YOUR GOAL ::
In the entries that follow, the first line to write out is the one containing "Suppose a language", and the last is the one containing "Permitted syllable onsets". Reproduce that stretch exactly, with nothing before or after it.

GIVEN ENTRIES ::
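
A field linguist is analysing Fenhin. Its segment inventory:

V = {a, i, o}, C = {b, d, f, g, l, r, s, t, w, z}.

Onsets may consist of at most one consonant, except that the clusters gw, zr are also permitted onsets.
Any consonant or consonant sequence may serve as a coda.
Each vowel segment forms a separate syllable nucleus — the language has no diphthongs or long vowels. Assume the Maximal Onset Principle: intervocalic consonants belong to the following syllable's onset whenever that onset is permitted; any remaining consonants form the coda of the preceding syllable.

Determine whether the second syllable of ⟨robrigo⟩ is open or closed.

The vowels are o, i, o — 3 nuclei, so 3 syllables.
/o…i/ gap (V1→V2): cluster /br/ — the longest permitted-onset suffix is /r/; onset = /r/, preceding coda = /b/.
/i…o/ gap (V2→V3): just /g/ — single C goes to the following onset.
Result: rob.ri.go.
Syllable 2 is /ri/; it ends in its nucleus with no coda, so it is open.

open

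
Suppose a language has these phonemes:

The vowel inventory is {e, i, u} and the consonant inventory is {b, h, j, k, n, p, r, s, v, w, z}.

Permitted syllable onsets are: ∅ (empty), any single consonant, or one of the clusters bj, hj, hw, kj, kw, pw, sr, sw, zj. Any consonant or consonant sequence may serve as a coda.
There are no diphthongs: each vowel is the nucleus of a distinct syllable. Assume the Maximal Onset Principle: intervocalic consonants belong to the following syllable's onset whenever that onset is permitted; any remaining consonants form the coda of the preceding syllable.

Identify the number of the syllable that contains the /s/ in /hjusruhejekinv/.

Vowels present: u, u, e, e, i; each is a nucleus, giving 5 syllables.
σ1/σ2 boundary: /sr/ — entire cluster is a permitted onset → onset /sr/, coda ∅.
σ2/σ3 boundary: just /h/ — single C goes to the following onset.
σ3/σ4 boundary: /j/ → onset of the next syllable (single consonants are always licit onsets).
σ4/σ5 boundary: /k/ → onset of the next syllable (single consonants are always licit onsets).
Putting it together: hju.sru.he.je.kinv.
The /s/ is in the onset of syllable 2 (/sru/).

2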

REPLY TO THE EXERCISE ::
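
Suppose a language has these phonemes:

The vowel inventory is {e, i, u} and the consonant inventory is {b, h, j, k, n, p, r, s, v, w, z}.

Permitted syllable onsets are: ∅ (empty), any single consonant, or one of the clusters bj, hj, hw, kj, kw, pw, sr, sw, zj. Any consonant or consonant sequence may serve as a coda.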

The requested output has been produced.